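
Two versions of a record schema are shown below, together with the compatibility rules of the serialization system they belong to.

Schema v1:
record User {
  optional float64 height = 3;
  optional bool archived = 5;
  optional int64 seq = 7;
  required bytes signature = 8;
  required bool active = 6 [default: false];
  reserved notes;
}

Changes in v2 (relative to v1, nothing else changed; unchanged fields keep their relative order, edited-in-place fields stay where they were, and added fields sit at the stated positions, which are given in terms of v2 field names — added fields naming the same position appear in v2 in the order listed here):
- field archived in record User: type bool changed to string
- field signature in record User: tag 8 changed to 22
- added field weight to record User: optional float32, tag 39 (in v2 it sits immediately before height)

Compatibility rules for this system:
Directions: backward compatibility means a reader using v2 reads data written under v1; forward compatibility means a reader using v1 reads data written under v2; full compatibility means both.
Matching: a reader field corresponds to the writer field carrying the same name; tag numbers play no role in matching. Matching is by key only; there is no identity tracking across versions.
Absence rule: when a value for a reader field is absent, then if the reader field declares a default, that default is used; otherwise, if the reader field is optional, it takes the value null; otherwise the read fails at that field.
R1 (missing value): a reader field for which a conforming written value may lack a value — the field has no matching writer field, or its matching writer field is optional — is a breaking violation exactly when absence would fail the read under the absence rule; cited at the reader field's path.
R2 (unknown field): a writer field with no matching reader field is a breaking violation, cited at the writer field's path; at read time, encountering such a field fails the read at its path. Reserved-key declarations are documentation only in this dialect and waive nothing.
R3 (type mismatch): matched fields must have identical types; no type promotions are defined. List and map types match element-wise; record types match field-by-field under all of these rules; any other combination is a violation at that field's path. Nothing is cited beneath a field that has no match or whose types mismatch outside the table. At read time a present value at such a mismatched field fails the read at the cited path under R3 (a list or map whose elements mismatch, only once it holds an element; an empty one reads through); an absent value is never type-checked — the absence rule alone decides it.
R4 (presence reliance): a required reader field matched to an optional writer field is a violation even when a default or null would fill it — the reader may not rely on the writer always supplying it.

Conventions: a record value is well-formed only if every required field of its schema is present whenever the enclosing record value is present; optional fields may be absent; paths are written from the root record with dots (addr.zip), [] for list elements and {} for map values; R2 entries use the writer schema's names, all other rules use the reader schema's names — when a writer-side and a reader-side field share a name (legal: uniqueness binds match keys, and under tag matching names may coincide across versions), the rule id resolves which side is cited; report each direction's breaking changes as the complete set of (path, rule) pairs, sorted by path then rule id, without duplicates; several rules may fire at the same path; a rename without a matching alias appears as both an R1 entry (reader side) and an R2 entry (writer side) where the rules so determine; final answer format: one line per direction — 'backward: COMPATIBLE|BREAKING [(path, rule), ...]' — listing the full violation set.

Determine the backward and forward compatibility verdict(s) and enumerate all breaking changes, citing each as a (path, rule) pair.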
○ ○ ○ ○ ○
Each line above that includes "system" should be shown.

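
Two versions of a record schema are shown below, together with the compatibility rules of the serialization system they belong to.
Compatibility rules for this system: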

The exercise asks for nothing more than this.